Show all lines below holding the string "black".

Saved data entries

____________

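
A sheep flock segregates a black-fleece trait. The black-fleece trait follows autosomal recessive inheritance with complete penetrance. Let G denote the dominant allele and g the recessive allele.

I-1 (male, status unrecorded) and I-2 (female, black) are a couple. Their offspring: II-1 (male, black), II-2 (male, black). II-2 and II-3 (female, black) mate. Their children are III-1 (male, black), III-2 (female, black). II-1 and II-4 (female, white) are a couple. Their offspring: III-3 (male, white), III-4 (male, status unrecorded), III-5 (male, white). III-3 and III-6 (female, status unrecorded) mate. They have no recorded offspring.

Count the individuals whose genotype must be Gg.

2

Obligate heterozygotes: III-3 is white so carries G and received g from II-1 (gg), so III-3 is Gg; III-5 is white so carries G and received g from II-1 (gg), so III-5 is Gg.
Every other individual is either homozygous by phenotype or has at least one consistent homozygous assignment, so the count is 2.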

____________

*Response*
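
A sheep flock segregates a black-fleece trait. The black-fleece trait follows autosomal recessive inheritance with complete penetrance. Let G denote the dominant allele and g the recessive allele.
I-1 (male, status unrecorded) and I-2 (female, black) are a couple. Their offspring: II-1 (male, black), II-2 (male, black). II-2 and II-3 (female, black) mate. Their children are III-1 (male, black), III-2 (female, black). II-1 and II-4 (female, white) are a couple. Their offspring: III-3 (male, white), III-4 (male, status unrecorded), III-5 (male, white). III-3 and III-6 (female, status unrecorded) mate. They have no recorded offspring.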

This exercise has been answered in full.